* [Provided data]

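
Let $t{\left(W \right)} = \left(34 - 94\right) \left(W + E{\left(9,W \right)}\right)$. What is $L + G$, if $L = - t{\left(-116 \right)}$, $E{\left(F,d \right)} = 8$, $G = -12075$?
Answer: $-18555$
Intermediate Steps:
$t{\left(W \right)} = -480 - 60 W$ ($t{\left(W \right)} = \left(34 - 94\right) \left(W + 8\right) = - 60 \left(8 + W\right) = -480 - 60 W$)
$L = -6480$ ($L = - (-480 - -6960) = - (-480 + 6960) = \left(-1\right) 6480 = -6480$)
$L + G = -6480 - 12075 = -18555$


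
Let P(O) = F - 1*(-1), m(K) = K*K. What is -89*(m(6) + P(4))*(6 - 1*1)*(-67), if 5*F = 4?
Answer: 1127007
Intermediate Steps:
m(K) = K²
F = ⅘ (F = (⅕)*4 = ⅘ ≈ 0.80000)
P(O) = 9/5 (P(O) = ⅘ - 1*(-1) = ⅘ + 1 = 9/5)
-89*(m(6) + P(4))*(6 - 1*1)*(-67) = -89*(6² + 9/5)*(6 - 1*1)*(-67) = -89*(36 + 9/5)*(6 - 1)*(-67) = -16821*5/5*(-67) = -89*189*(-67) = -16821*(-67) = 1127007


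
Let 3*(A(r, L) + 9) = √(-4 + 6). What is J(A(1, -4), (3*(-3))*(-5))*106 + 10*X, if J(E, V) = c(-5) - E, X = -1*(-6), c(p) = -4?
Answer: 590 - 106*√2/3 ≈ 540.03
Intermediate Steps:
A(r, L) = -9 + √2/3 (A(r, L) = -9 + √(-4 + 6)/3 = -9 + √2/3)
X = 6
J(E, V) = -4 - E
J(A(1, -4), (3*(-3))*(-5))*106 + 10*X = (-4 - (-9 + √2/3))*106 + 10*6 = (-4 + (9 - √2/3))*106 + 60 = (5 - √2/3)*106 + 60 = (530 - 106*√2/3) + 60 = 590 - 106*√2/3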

* [Instructions for the task]
Return the records given above in their entirety, word for word.

* [Task answer]
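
Let $t{\left(W \right)} = \left(34 - 94\right) \left(W + E{\left(9,W \right)}\right)$. What is $L + G$, if $L = - t{\left(-116 \right)}$, $E{\left(F,d \right)} = 8$, $G = -12075$?
Answer: $-18555$
Intermediate Steps:
$t{\left(W \right)} = -480 - 60 W$ ($t{\left(W \right)} = \left(34 - 94\right) \left(W + 8\right) = - 60 \left(8 + W\right) = -480 - 60 W$)
$L = -6480$ ($L = - (-480 - -6960) = - (-480 + 6960) = \left(-1\right) 6480 = -6480$)
$L + G = -6480 - 12075 = -18555$


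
Let P(O) = F - 1*(-1), m(K) = K*K. What is -89*(m(6) + P(4))*(6 - 1*1)*(-67), if 5*F = 4?
Answer: 1127007
Intermediate Steps:
m(K) = K²
F = ⅘ (F = (⅕)*4 = ⅘ ≈ 0.80000)
P(O) = 9/5 (P(O) = ⅘ - 1*(-1) = ⅘ + 1 = 9/5)
-89*(m(6) + P(4))*(6 - 1*1)*(-67) = -89*(6² + 9/5)*(6 - 1*1)*(-67) = -89*(36 + 9/5)*(6 - 1)*(-67) = -16821*5/5*(-67) = -89*189*(-67) = -16821*(-67) = 1127007


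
Let 3*(A(r, L) + 9) = √(-4 + 6). What is J(A(1, -4), (3*(-3))*(-5))*106 + 10*X, if J(E, V) = c(-5) - E, X = -1*(-6), c(p) = -4?
Answer: 590 - 106*√2/3 ≈ 540.03
Intermediate Steps:
A(r, L) = -9 + √2/3 (A(r, L) = -9 + √(-4 + 6)/3 = -9 + √2/3)
X = 6
J(E, V) = -4 - E
J(A(1, -4), (3*(-3))*(-5))*106 + 10*X = (-4 - (-9 + √2/3))*106 + 10*6 = (-4 + (9 - √2/3))*106 + 60 = (5 - √2/3)*106 + 60 = (530 - 106*√2/3) + 60 = 590 - 106*√2/3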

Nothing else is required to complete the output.